Work instructions: There is a line containing "Two independent sources" in the entries below. Repeat that line and every line after it exactly, and nothing more.

(Dataset entries)
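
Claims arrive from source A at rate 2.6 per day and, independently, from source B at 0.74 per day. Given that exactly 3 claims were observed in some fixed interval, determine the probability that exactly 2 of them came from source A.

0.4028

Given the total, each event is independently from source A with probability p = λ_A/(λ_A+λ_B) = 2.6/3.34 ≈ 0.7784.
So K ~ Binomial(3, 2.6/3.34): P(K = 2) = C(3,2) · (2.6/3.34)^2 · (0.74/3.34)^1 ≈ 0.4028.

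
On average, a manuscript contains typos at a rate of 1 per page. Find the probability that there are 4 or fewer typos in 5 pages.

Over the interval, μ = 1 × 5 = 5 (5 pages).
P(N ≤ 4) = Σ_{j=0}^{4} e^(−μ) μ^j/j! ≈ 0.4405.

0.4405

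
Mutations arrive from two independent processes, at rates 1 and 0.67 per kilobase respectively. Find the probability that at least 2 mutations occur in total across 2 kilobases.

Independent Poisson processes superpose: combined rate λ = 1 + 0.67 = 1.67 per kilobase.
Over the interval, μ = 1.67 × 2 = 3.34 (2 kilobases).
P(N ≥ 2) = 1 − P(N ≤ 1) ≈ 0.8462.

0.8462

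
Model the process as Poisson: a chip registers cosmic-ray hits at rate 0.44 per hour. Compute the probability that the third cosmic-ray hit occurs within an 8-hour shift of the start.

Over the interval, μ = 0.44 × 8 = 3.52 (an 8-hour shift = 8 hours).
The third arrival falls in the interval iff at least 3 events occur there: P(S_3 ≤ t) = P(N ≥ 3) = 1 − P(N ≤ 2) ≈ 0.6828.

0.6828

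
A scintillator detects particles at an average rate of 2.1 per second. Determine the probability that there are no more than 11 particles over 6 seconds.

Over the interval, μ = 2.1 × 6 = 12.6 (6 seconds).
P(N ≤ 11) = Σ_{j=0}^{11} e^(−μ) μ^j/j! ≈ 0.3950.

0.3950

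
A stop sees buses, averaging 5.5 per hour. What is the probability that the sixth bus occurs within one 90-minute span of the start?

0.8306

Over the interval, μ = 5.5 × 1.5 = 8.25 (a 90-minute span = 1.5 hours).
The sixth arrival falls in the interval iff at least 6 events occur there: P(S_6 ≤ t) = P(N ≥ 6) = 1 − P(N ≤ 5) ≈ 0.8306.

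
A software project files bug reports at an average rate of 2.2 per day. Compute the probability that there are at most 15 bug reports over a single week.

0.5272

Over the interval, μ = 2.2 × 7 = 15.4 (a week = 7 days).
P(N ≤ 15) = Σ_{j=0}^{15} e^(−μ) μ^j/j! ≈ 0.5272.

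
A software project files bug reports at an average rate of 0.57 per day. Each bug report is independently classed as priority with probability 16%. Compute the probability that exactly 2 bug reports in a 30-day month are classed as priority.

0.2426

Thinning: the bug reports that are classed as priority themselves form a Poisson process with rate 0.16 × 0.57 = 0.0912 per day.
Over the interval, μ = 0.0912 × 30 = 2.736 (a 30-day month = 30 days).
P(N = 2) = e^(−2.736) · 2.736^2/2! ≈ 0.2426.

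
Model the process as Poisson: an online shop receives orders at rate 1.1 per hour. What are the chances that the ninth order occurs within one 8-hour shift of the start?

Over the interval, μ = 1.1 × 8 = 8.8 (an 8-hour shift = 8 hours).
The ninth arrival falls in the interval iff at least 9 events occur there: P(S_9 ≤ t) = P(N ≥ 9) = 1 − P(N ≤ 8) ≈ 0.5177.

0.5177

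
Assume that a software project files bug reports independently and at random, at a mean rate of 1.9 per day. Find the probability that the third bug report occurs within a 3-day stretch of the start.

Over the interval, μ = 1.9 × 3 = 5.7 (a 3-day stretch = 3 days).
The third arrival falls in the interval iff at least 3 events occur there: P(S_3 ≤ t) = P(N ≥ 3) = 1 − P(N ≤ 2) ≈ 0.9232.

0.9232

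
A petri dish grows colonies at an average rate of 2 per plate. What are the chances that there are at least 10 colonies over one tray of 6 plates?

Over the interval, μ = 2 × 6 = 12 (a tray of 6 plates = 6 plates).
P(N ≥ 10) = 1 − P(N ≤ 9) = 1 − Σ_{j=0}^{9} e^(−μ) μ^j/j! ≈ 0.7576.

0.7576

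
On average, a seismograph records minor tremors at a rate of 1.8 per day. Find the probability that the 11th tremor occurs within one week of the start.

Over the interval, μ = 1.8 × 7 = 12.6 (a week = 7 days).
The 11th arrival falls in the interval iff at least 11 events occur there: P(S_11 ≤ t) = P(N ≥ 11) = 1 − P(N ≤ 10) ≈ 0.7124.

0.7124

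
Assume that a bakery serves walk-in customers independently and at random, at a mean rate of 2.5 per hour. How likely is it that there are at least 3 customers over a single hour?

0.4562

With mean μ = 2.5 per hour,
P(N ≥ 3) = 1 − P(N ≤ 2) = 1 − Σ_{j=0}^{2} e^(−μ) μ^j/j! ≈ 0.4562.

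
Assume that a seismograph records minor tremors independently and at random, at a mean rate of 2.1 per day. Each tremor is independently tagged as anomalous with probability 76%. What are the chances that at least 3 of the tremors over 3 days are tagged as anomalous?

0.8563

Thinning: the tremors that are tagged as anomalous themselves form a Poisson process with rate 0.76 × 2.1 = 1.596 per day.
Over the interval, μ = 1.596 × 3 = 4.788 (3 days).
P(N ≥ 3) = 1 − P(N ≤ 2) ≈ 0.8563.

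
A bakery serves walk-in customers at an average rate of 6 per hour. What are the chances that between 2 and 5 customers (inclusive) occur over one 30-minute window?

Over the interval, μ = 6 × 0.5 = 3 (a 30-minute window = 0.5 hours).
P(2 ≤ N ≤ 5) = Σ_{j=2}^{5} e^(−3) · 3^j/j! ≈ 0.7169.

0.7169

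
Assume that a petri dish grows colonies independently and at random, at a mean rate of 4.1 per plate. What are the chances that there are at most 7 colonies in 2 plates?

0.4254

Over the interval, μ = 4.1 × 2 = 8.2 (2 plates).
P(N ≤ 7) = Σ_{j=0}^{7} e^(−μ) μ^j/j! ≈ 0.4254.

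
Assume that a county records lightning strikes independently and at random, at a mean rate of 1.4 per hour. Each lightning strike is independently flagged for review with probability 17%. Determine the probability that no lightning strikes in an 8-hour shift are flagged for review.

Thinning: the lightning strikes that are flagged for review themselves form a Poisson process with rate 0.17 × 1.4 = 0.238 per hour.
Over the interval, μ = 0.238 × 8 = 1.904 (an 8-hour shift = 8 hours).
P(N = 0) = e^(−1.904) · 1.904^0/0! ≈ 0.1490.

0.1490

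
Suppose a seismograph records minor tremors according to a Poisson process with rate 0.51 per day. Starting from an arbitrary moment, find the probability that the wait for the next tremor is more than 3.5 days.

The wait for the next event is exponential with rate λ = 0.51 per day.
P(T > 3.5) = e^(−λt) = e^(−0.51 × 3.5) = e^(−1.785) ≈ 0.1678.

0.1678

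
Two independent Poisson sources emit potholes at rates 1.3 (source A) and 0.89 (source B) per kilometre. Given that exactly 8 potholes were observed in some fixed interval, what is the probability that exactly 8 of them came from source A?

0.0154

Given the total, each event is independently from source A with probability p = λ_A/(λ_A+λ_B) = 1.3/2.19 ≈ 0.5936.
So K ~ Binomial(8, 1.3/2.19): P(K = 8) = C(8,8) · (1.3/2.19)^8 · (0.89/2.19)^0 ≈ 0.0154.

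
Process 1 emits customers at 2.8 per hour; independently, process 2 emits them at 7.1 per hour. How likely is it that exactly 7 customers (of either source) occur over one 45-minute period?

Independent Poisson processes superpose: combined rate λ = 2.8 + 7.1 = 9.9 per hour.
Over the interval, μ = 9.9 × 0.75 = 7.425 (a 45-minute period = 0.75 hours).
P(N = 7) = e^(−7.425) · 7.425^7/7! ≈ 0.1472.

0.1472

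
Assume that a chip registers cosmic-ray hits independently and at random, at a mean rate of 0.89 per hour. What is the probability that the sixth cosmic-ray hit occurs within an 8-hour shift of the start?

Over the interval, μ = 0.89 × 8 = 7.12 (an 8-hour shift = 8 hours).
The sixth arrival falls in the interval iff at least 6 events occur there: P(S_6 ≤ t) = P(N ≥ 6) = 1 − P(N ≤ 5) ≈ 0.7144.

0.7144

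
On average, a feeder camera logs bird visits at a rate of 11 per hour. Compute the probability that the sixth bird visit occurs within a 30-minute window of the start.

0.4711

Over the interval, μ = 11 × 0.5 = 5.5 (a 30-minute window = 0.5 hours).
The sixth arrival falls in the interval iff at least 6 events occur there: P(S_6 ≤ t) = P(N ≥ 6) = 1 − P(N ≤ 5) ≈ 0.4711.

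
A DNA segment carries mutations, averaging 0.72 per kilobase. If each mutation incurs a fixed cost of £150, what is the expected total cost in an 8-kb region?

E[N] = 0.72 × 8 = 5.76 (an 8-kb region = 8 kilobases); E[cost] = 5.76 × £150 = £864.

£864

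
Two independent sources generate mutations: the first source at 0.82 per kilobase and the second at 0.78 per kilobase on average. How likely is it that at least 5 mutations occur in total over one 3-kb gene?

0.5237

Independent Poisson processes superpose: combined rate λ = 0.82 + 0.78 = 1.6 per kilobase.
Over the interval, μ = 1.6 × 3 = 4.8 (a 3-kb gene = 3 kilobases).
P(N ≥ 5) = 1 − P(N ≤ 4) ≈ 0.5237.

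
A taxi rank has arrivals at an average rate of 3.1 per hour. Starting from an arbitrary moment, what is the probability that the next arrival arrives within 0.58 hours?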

Output of the exercise:
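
Two independent sources generate mutations: the first source at 0.82 per kilobase and the second at 0.78 per kilobase on average. How likely is it that at least 5 mutations occur in total over one 3-kb gene?

0.5237

Independent Poisson processes superpose: combined rate λ = 0.82 + 0.78 = 1.6 per kilobase.
Over the interval, μ = 1.6 × 3 = 4.8 (a 3-kb gene = 3 kilobases).
P(N ≥ 5) = 1 − P(N ≤ 4) ≈ 0.5237.

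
A taxi rank has arrivals at an average rate of 3.1 per hour. Starting from an arbitrary moment, what is the probability that the next arrival arrives within 0.58 hours?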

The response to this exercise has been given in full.